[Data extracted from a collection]

-- -- --

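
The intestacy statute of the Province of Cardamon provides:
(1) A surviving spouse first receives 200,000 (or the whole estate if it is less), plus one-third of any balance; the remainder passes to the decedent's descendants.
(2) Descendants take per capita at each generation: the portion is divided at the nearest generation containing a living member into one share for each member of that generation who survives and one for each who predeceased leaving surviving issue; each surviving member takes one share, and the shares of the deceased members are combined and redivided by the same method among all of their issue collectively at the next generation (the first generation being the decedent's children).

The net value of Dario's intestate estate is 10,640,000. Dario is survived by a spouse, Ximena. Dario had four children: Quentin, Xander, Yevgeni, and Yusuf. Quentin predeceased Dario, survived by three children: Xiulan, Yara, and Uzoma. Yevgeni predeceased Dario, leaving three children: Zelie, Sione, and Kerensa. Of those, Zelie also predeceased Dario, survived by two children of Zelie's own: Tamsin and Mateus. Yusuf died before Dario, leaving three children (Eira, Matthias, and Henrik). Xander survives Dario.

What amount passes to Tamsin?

Ximena first takes 200,000, leaving a balance of 10,440,000. Ximena then takes one-third of the balance (3,480,000), for a total of 3,680,000. The remaining 6,960,000 passes to the descendants.
The descendants' portion (6,960,000) is divided at the children's generation into 4 shares of 1,740,000. Xander takes 1,740,000. The 3 shares of the deceased (Quentin, Yevgeni, and Yusuf) are combined into a pool of 5,220,000.
That pool (5,220,000) is divided at the grandchildren's generation into 9 shares of 580,000. Xiulan, Yara, Uzoma, Sione, Kerensa, Eira, Matthias, and Henrik each take 580,000. The remaining share for the deceased Zelie (580,000) is carried to the next generation.
That pool (580,000) is divided at the great-grandchildren's generation equally among Tamsin and Mateus: 290,000 each.

Tamsin receives 290,000.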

-- -- --

YOUR OBJECTIVE:
Give back the data above exactly as it appears.

RESPONSE BELOW:
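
The intestacy statute of the Province of Cardamon provides:
(1) A surviving spouse first receives 200,000 (or the whole estate if it is less), plus one-third of any balance; the remainder passes to the decedent's descendants.
(2) Descendants take per capita at each generation: the portion is divided at the nearest generation containing a living member into one share for each member of that generation who survives and one for each who predeceased leaving surviving issue; each surviving member takes one share, and the shares of the deceased members are combined and redivided by the same method among all of their issue collectively at the next generation (the first generation being the decedent's children).

The net value of Dario's intestate estate is 10,640,000. Dario is survived by a spouse, Ximena. Dario had four children: Quentin, Xander, Yevgeni, and Yusuf. Quentin predeceased Dario, survived by three children: Xiulan, Yara, and Uzoma. Yevgeni predeceased Dario, leaving three children: Zelie, Sione, and Kerensa. Of those, Zelie also predeceased Dario, survived by two children of Zelie's own: Tamsin and Mateus. Yusuf died before Dario, leaving three children (Eira, Matthias, and Henrik). Xander survives Dario.

What amount passes to Tamsin?

Ximena first takes 200,000, leaving a balance of 10,440,000. Ximena then takes one-third of the balance (3,480,000), for a total of 3,680,000. The remaining 6,960,000 passes to the descendants.
The descendants' portion (6,960,000) is divided at the children's generation into 4 shares of 1,740,000. Xander takes 1,740,000. The 3 shares of the deceased (Quentin, Yevgeni, and Yusuf) are combined into a pool of 5,220,000.
That pool (5,220,000) is divided at the grandchildren's generation into 9 shares of 580,000. Xiulan, Yara, Uzoma, Sione, Kerensa, Eira, Matthias, and Henrik each take 580,000. The remaining share for the deceased Zelie (580,000) is carried to the next generation.
That pool (580,000) is divided at the great-grandchildren's generation equally among Tamsin and Mateus: 290,000 each.

Tamsin receives 290,000.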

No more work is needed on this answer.